#### [INPUT DATA]

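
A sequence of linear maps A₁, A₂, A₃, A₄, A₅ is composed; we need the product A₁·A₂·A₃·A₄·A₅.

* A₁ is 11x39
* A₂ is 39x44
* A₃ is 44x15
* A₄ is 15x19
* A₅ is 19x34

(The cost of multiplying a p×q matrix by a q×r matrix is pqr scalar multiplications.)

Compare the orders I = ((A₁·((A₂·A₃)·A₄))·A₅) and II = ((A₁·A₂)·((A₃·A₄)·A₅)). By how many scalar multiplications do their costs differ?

Order I = ((A₁·((A₂·A₃)·A₄))·A₅): (A₂·A₃): 39×44 by 44×15 → 39×15, cost 39·44·15 = 25740; ((A₂·A₃)·A₄): 39×15 by 15×19 → 39×19, cost 39·15·19 = 11115; cumulative 36855; (A₁·((A₂·A₃)·A₄)): 11×39 by 39×19 → 11×19, cost 11·39·19 = 8151; cumulative 45006; ((A₁·((A₂·A₃)·A₄))·A₅): 11×19 by 19×34 → 11×34, cost 11·19·34 = 7106; cumulative 52112. Total 52112.
Order II = ((A₁·A₂)·((A₃·A₄)·A₅)): (A₁·A₂): 11×39 by 39×44 → 11×44, cost 11·39·44 = 18876; (A₃·A₄): 44×15 by 15×19 → 44×19, cost 44·15·19 = 12540; ((A₃·A₄)·A₅): 44×19 by 19×34 → 44×34, cost 44·19·34 = 28424; cumulative 40964; ((A₁·A₂)·((A₃·A₄)·A₅)): 11×44 by 44×34 → 11×34, cost 11·44·34 = 16456; cumulative 76296. Total 76296.
Difference: |52112 − 76296| = 24184.

24184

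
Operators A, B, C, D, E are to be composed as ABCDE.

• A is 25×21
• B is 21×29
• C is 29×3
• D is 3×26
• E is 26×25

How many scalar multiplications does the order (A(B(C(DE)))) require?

32475

(DE): 3×26 by 26×25 → 3×25, cost 3·26·25 = 1950
(C(DE)): 29×3 by 3×25 → 29×25, cost 29·3·25 = 2175; cumulative 4125
(B(C(DE))): 21×29 by 29×25 → 21×25, cost 21·29·25 = 15225; cumulative 19350
(A(B(C(DE)))): 25×21 by 21×25 → 25×25, cost 25·21·25 = 13125; cumulative 32475
Total: 32475 scalar multiplications.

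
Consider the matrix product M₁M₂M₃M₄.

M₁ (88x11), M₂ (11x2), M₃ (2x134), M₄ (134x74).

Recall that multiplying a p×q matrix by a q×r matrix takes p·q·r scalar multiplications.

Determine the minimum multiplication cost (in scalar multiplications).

Adjacent pairs: M₁M₂ = 88·11·2 = 1936; M₂M₃ = 11·2·134 = 2948; M₃M₄ = 2·134·74 = 19832.
Length 3: M₁..M₃: k=1: 0+2948+88·11·134=132660; k=2: 1936+0+88·2·134=25520 → min 25520 | M₂..M₄: k=2: 0+19832+11·2·74=21460; k=3: 2948+0+11·134·74=112024 → min 21460.
Length 4: M₁..M₄: k=1: 0+21460+88·11·74=93092; k=2: 1936+19832+88·2·74=34792; k=3: 25520+0+88·134·74=898128 → min 34792.
Optimal order: ((M₁M₂)(M₃M₄)) with cost 34792.

34792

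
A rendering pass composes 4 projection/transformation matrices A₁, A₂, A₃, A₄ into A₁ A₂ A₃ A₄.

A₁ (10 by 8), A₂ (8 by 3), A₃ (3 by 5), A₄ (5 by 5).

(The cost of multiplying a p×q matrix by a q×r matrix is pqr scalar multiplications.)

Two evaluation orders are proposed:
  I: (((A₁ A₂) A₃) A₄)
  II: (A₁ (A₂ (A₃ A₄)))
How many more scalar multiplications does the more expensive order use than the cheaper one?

45

Order I = (((A₁ A₂) A₃) A₄): (A₁ A₂): 10×8 by 8×3 → 10×3, cost 10·8·3 = 240; ((A₁ A₂) A₃): 10×3 by 3×5 → 10×5, cost 10·3·5 = 150; cumulative 390; (((A₁ A₂) A₃) A₄): 10×5 by 5×5 → 10×5, cost 10·5·5 = 250; cumulative 640. Total 640.
Order II = (A₁ (A₂ (A₃ A₄))): (A₃ A₄): 3×5 by 5×5 → 3×5, cost 3·5·5 = 75; (A₂ (A₃ A₄)): 8×3 by 3×5 → 8×5, cost 8·3·5 = 120; cumulative 195; (A₁ (A₂ (A₃ A₄))): 10×8 by 8×5 → 10×5, cost 10·8·5 = 400; cumulative 595. Total 595.
Difference: |640 − 595| = 45.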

#### [WHAT TO PRODUCE]
Filter the records down to the lines that contain the string "matrix", and copy those lines.

#### [EXERCISE ANSWER]
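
(The cost of multiplying a p×q matrix by a q×r matrix is pqr scalar multiplications.)
Consider the matrix product M₁M₂M₃M₄.
Recall that multiplying a p×q matrix by a q×r matrix takes p·q·r scalar multiplications.
(The cost of multiplying a p×q matrix by a q×r matrix is pqr scalar multiplications.)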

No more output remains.